Scan the entries that follow and copy out every line containing "registers".

☆ ☆ ☆

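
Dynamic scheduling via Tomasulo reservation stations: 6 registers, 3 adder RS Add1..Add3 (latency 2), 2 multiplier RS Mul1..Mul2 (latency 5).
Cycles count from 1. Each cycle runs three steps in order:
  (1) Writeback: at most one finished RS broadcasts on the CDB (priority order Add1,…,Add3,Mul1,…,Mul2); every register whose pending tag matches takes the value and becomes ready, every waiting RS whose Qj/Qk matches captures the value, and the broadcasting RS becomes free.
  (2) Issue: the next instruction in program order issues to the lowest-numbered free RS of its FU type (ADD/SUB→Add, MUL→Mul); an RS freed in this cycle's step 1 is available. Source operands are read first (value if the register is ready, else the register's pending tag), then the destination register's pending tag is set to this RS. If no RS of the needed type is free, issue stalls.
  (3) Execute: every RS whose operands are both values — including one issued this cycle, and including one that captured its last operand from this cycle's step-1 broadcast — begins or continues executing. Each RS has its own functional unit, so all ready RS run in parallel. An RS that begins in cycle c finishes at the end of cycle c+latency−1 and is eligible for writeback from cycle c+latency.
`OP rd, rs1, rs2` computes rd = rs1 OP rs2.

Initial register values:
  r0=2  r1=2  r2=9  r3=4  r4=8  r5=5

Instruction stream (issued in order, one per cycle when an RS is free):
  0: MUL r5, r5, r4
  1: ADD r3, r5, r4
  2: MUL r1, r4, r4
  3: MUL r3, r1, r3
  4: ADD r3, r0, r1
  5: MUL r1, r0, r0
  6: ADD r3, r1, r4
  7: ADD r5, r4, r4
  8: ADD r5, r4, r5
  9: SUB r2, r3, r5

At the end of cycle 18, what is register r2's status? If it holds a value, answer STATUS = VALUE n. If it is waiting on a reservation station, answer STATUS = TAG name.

cycle 1: issue MUL r5<-Mul1 // r0:2,r1:2,r2:9,r3:4,r4:8,r5:Mul1
cycle 2: issue ADD r3<-Add1 // r0:2,r1:2,r2:9,r3:Add1,r4:8,r5:Mul1
cycle 3: issue MUL r1<-Mul2 // r0:2,r1:Mul2,r2:9,r3:Add1,r4:8,r5:Mul1
cycle 4: stall // r0:2,r1:Mul2,r2:9,r3:Add1,r4:8,r5:Mul1
cycle 5: stall // r0:2,r1:Mul2,r2:9,r3:Add1,r4:8,r5:Mul1
cycle 6: CDB Mul1=40; issue MUL r3<-Mul1 // r0:2,r1:Mul2,r2:9,r3:Mul1,r4:8,r5:40
cycle 7: issue ADD r3<-Add2 // r0:2,r1:Mul2,r2:9,r3:Add2,r4:8,r5:40
cycle 8: CDB Add1=48; stall // r0:2,r1:Mul2,r2:9,r3:Add2,r4:8,r5:40
cycle 9: CDB Mul2=64; issue MUL r1<-Mul2 // r0:2,r1:Mul2,r2:9,r3:Add2,r4:8,r5:40
cycle 10: issue ADD r3<-Add1 // r0:2,r1:Mul2,r2:9,r3:Add1,r4:8,r5:40
cycle 11: CDB Add2=66; issue ADD r5<-Add2 // r0:2,r1:Mul2,r2:9,r3:Add1,r4:8,r5:Add2
cycle 12: issue ADD r5<-Add3 // r0:2,r1:Mul2,r2:9,r3:Add1,r4:8,r5:Add3
cycle 13: CDB Add2=16; issue SUB r2<-Add2 // r0:2,r1:Mul2,r2:Add2,r3:Add1,r4:8,r5:Add3
cycle 14: CDB Mul1=3072 // r0:2,r1:Mul2,r2:Add2,r3:Add1,r4:8,r5:Add3
cycle 15: CDB Add3=24 // r0:2,r1:Mul2,r2:Add2,r3:Add1,r4:8,r5:24
cycle 16: CDB Mul2=4 // r0:2,r1:4,r2:Add2,r3:Add1,r4:8,r5:24
cycle 17: - // r0:2,r1:4,r2:Add2,r3:Add1,r4:8,r5:24
cycle 18: CDB Add1=12 // r0:2,r1:4,r2:Add2,r3:12,r4:8,r5:24

STATUS = TAG Add2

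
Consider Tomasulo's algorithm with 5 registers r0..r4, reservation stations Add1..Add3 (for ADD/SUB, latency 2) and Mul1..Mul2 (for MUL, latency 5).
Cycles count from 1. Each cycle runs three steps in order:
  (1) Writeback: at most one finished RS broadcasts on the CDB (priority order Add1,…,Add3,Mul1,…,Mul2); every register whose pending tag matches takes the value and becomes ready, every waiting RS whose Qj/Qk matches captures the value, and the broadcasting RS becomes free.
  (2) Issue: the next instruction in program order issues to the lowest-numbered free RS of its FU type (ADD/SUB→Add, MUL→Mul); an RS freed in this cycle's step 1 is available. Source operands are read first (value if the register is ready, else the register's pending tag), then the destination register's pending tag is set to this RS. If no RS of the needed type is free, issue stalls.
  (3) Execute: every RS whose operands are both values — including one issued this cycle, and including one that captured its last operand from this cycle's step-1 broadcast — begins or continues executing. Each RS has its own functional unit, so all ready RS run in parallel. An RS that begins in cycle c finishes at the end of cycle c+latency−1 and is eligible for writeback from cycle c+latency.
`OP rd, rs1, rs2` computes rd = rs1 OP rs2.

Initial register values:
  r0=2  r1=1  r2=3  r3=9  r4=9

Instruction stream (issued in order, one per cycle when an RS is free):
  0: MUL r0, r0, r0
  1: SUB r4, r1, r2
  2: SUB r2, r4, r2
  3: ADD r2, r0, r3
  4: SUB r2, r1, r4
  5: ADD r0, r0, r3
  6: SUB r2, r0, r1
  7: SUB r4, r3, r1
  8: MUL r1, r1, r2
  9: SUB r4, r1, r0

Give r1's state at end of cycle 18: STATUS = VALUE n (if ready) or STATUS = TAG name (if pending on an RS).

c1: issue MUL r0<-Mul1 | r0:Mul1,r1:1,r2:3,r3:9,r4:9
c2: issue SUB r4<-Add1 | r0:Mul1,r1:1,r2:3,r3:9,r4:Add1
c3: issue SUB r2<-Add2 | r0:Mul1,r1:1,r2:Add2,r3:9,r4:Add1
c4: CDB Add1=-2; issue ADD r2<-Add1 | r0:Mul1,r1:1,r2:Add1,r3:9,r4:-2
c5: issue SUB r2<-Add3 | r0:Mul1,r1:1,r2:Add3,r3:9,r4:-2
c6: CDB Add2=-5; issue ADD r0<-Add2 | r0:Add2,r1:1,r2:Add3,r3:9,r4:-2
c7: CDB Add3=3; issue SUB r2<-Add3 | r0:Add2,r1:1,r2:Add3,r3:9,r4:-2
c8: CDB Mul1=4; stall | r0:Add2,r1:1,r2:Add3,r3:9,r4:-2
c9: stall | r0:Add2,r1:1,r2:Add3,r3:9,r4:-2
c10: CDB Add1=13; issue SUB r4<-Add1 | r0:Add2,r1:1,r2:Add3,r3:9,r4:Add1
c11: CDB Add2=13; issue MUL r1<-Mul1 | r0:13,r1:Mul1,r2:Add3,r3:9,r4:Add1
c12: CDB Add1=8; issue SUB r4<-Add1 | r0:13,r1:Mul1,r2:Add3,r3:9,r4:Add1
c13: CDB Add3=12 | r0:13,r1:Mul1,r2:12,r3:9,r4:Add1
c14: - | r0:13,r1:Mul1,r2:12,r3:9,r4:Add1
c15: - | r0:13,r1:Mul1,r2:12,r3:9,r4:Add1
c16: - | r0:13,r1:Mul1,r2:12,r3:9,r4:Add1
c17: - | r0:13,r1:Mul1,r2:12,r3:9,r4:Add1
c18: CDB Mul1=12 | r0:13,r1:12,r2:12,r3:9,r4:Add1

STATUS = VALUE 12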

☆ ☆ ☆

Solution →
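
Dynamic scheduling via Tomasulo reservation stations: 6 registers, 3 adder RS Add1..Add3 (latency 2), 2 multiplier RS Mul1..Mul2 (latency 5).
Consider Tomasulo's algorithm with 5 registers r0..r4, reservation stations Add1..Add3 (for ADD/SUB, latency 2) and Mul1..Mul2 (for MUL, latency 5).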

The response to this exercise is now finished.